## YOUR INSTRUCTIONS
From the line that includes "1, 2 and 3." down to the final line of the data below, copy every line exactly and leave the rest out.

## INFORMATION SHOWN
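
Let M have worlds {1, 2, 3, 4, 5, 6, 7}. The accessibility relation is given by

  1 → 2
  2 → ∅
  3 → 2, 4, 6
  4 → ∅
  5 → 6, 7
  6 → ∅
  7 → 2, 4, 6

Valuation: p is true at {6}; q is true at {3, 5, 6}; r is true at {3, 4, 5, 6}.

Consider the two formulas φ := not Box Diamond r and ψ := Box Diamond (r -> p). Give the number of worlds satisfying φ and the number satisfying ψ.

For not Box Diamond r:
1: Box Diamond r is F. ✓
2: Box Diamond r is T. ✗
3: Box Diamond r is F. ✓
4: Box Diamond r is T. ✗
5: Box Diamond r is F. ✓
6: Box Diamond r is T. ✗
7: Box Diamond r is F. ✓
— 4 worlds.
For Box Diamond (r -> p):
1: successors {2}; Diamond (r -> p) there: 2:F. ✗
2: no successors, so Box Diamond (r -> p) holds vacuously. ✓
3: successors {2, 4, 6}; Diamond (r -> p) there: 2:F, 4:F, 6:F. ✗
4: no successors, so Box Diamond (r -> p) holds vacuously. ✓
5: successors {6, 7}; Diamond (r -> p) there: 6:F, 7:T. ✗
6: no successors, so Box Diamond (r -> p) holds vacuously. ✓
7: successors {2, 4, 6}; Diamond (r -> p) there: 2:F, 4:F, 6:F. ✗
— 3 worlds.

4 and 3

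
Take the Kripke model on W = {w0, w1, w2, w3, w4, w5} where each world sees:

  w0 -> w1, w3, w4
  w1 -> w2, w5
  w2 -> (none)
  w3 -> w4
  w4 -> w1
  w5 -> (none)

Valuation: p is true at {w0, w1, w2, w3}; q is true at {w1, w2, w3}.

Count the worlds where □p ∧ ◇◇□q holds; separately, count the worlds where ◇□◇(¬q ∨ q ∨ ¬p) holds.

1 and 3

For □p ∧ ◇◇□q:
w0: □p is F, ◇◇□q is T. ✗
w1: □p is F, ◇◇□q is F. ✗
w2: □p is T, ◇◇□q is F. ✗
w3: □p is F, ◇◇□q is F. ✗
w4: □p is T, ◇◇□q is T. ✓
w5: □p is T, ◇◇□q is F. ✗
— 1 world.
For ◇□◇(¬q ∨ q ∨ ¬p):
w0: successors {w1, w3, w4}; □◇(¬q ∨ q ∨ ¬p) there: w1:F, w3:T, w4:T. ✓
w1: successors {w2, w5}; □◇(¬q ∨ q ∨ ¬p) there: w2:T, w5:T. ✓
w2: no successors, so ◇□◇(¬q ∨ q ∨ ¬p) fails. ✗
w3: successors {w4}; □◇(¬q ∨ q ∨ ¬p) there: w4:T. ✓
w4: successors {w1}; □◇(¬q ∨ q ∨ ¬p) there: w1:F. ✗
w5: no successors, so ◇□◇(¬q ∨ q ∨ ¬p) fails. ✗
— 3 worlds.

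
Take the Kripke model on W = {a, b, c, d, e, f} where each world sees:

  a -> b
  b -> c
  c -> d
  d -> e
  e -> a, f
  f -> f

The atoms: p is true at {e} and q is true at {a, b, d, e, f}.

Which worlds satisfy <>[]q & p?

a: <>[]q is F, p is F. ✗
b: <>[]q is T, p is F. ✗
c: <>[]q is T, p is F. ✗
d: <>[]q is T, p is F. ✗
e: <>[]q is T, p is T. ✓
f: <>[]q is T, p is F. ✗

{e}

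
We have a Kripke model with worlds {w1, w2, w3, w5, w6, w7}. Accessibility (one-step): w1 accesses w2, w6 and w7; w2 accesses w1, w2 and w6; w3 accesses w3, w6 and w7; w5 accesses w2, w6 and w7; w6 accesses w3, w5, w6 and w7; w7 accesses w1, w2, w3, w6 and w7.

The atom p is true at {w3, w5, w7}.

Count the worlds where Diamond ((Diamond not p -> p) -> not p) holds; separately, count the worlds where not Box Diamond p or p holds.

6 and 5

For Diamond ((Diamond not p -> p) -> not p):
w1: successors {w2, w6, w7}; (Diamond not p -> p) -> not p there: w2:T, w6:T, w7:F. ✓
w2: successors {w1, w2, w6}; (Diamond not p -> p) -> not p there: w1:T, w2:T, w6:T. ✓
w3: successors {w3, w6, w7}; (Diamond not p -> p) -> not p there: w3:F, w6:T, w7:F. ✓
w5: successors {w2, w6, w7}; (Diamond not p -> p) -> not p there: w2:T, w6:T, w7:F. ✓
w6: successors {w3, w5, w6, w7}; (Diamond not p -> p) -> not p there: w3:F, w5:F, w6:T, w7:F. ✓
w7: successors {w1, w2, w3, w6, w7}; (Diamond not p -> p) -> not p there: w1:T, w2:T, w3:F, w6:T, w7:F. ✓
— 6 worlds.
For not Box Diamond p or p:
w1: not Box Diamond p is T, p is F. ✓
w2: not Box Diamond p is T, p is F. ✓
w3: not Box Diamond p is F, p is T. ✓
w5: not Box Diamond p is T, p is T. ✓
w6: not Box Diamond p is F, p is F. ✗
w7: not Box Diamond p is T, p is T. ✓
— 5 worlds.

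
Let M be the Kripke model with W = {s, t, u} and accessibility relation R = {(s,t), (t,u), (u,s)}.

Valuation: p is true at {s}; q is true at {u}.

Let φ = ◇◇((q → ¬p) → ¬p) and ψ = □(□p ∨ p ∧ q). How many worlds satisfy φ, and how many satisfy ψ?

For ◇◇((q → ¬p) → ¬p):
s: successors {t}; ◇((q → ¬p) → ¬p) there: t:T. ✓
t: successors {u}; ◇((q → ¬p) → ¬p) there: u:F. ✗
u: successors {s}; ◇((q → ¬p) → ¬p) there: s:T. ✓
— 2 worlds.
For □(□p ∨ p ∧ q):
s: successors {t}; □p ∨ p ∧ q there: t:F. ✗
t: successors {u}; □p ∨ p ∧ q there: u:T. ✓
u: successors {s}; □p ∨ p ∧ q there: s:F. ✗
— 1 world.

2 and 1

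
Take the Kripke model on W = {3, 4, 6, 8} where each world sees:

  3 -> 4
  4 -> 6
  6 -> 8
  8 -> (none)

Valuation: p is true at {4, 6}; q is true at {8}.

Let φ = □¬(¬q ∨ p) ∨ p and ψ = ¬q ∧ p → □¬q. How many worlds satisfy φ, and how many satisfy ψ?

For □¬(¬q ∨ p) ∨ p:
3: □¬(¬q ∨ p) is F, p is F. ✗
4: □¬(¬q ∨ p) is F, p is T. ✓
6: □¬(¬q ∨ p) is T, p is T. ✓
8: □¬(¬q ∨ p) is T, p is F. ✓
— 3 worlds.
For ¬q ∧ p → □¬q:
3: ¬q ∧ p is F, □¬q is T. ✓
4: ¬q ∧ p is T, □¬q is T. ✓
6: ¬q ∧ p is T, □¬q is F. ✗
8: ¬q ∧ p is F, □¬q is T. ✓
— 3 worlds.

3 and 3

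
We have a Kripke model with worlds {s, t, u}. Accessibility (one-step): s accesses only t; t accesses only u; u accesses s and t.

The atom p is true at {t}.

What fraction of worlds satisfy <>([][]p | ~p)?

s: successors {t}; [][]p | ~p there: t:F. ✗
t: successors {u}; [][]p | ~p there: u:T. ✓
u: successors {s, t}; [][]p | ~p there: s:T, t:F. ✓
That's 2 of 3 worlds, so 2/3.

2/3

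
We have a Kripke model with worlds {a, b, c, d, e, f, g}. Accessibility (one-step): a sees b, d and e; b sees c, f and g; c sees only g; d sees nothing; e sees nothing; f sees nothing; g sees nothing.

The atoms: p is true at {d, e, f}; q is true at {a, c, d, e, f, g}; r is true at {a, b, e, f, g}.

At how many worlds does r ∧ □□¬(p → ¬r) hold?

a: r is T, □□¬(p → ¬r) is F. ✗
b: r is T, □□¬(p → ¬r) is F. ✗
c: r is F, □□¬(p → ¬r) is T. ✗
d: r is F, □□¬(p → ¬r) is T. ✗
e: r is T, □□¬(p → ¬r) is T. ✓
f: r is T, □□¬(p → ¬r) is T. ✓
g: r is T, □□¬(p → ¬r) is T. ✓
Satisfying worlds: {e, f, g}.

3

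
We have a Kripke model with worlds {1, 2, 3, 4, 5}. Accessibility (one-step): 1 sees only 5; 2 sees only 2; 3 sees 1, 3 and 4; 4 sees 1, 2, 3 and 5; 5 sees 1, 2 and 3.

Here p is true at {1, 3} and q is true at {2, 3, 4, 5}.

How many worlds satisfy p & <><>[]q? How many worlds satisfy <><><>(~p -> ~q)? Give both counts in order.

2 and 4

For p & <><>[]q:
1: p is T, <><>[]q is T. ✓
2: p is F, <><>[]q is T. ✗
3: p is T, <><>[]q is T. ✓
4: p is F, <><>[]q is T. ✗
5: p is F, <><>[]q is T. ✗
— 2 worlds.
For <><><>(~p -> ~q):
1: successors {5}; <><>(~p -> ~q) there: 5:T. ✓
2: successors {2}; <><>(~p -> ~q) there: 2:F. ✗
3: successors {1, 3, 4}; <><>(~p -> ~q) there: 1:T, 3:T, 4:T. ✓
4: successors {1, 2, 3, 5}; <><>(~p -> ~q) there: 1:T, 2:F, 3:T, 5:T. ✓
5: successors {1, 2, 3}; <><>(~p -> ~q) there: 1:T, 2:F, 3:T. ✓
— 4 worlds.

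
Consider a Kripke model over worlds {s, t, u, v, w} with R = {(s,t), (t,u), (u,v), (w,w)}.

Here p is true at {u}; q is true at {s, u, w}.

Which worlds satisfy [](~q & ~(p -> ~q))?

{v}

s: successors {t}; ~q & ~(p -> ~q) there: t:F. ✗
t: successors {u}; ~q & ~(p -> ~q) there: u:F. ✗
u: successors {v}; ~q & ~(p -> ~q) there: v:F. ✗
v: no successors, so [](~q & ~(p -> ~q)) holds vacuously. ✓
w: successors {w}; ~q & ~(p -> ~q) there: w:F. ✗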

## RESPONSE TO THE TASK
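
We have a Kripke model with worlds {1, 2, 3, 4, 5}. Accessibility (one-step): 1 sees only 5; 2 sees only 2; 3 sees 1, 3 and 4; 4 sees 1, 2, 3 and 5; 5 sees 1, 2 and 3.

Here p is true at {1, 3} and q is true at {2, 3, 4, 5}.

How many worlds satisfy p & <><>[]q? How many worlds satisfy <><><>(~p -> ~q)? Give both counts in order.

2 and 4

For p & <><>[]q:
1: p is T, <><>[]q is T. ✓
2: p is F, <><>[]q is T. ✗
3: p is T, <><>[]q is T. ✓
4: p is F, <><>[]q is T. ✗
5: p is F, <><>[]q is T. ✗
— 2 worlds.
For <><><>(~p -> ~q):
1: successors {5}; <><>(~p -> ~q) there: 5:T. ✓
2: successors {2}; <><>(~p -> ~q) there: 2:F. ✗
3: successors {1, 3, 4}; <><>(~p -> ~q) there: 1:T, 3:T, 4:T. ✓
4: successors {1, 2, 3, 5}; <><>(~p -> ~q) there: 1:T, 2:F, 3:T, 5:T. ✓
5: successors {1, 2, 3}; <><>(~p -> ~q) there: 1:T, 2:F, 3:T. ✓
— 4 worlds.

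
Consider a Kripke model over worlds {s, t, u, v, w} with R = {(s,t), (t,u), (u,v), (w,w)}.

Here p is true at {u}; q is true at {s, u, w}.

Which worlds satisfy [](~q & ~(p -> ~q))?

{v}

s: successors {t}; ~q & ~(p -> ~q) there: t:F. ✗
t: successors {u}; ~q & ~(p -> ~q) there: u:F. ✗
u: successors {v}; ~q & ~(p -> ~q) there: v:F. ✗
v: no successors, so [](~q & ~(p -> ~q)) holds vacuously. ✓
w: successors {w}; ~q & ~(p -> ~q) there: w:F. ✗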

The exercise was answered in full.